[Dataset entries]
· · · · · · ·

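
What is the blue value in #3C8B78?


Color: #3C8B78
R = 3C = 60
G = 8B = 139
B = 78 = 120
Blue = 120


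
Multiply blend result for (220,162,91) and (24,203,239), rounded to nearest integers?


Multiply: C = A×B/255, rounded to nearest integer
R: 220×24/255 = 5280/255 ≈ 20.706 → 21
G: 162×203/255 = 32886/255 ≈ 128.965 → 129
B: 91×239/255 = 21749/255 ≈ 85.290 → 85
= RGB(21, 129, 85)


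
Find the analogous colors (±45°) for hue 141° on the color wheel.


Base hue: 141°
Left analog: (141 - 45) mod 360 = 96°
Right analog: (141 + 45) mod 360 = 186°
Analogous hues = 96° and 186°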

· · · · · · ·

**Assignment**
The full set of records must be output again exactly.

**Task solution**
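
What is the blue value in #3C8B78?


Color: #3C8B78
R = 3C = 60
G = 8B = 139
B = 78 = 120
Blue = 120


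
Multiply blend result for (220,162,91) and (24,203,239), rounded to nearest integers?


Multiply: C = A×B/255, rounded to nearest integer
R: 220×24/255 = 5280/255 ≈ 20.706 → 21
G: 162×203/255 = 32886/255 ≈ 128.965 → 129
B: 91×239/255 = 21749/255 ≈ 85.290 → 85
= RGB(21, 129, 85)


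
Find the analogous colors (±45°) for hue 141° on the color wheel.


Base hue: 141°
Left analog: (141 - 45) mod 360 = 96°
Right analog: (141 + 45) mod 360 = 186°
Analogous hues = 96° and 186°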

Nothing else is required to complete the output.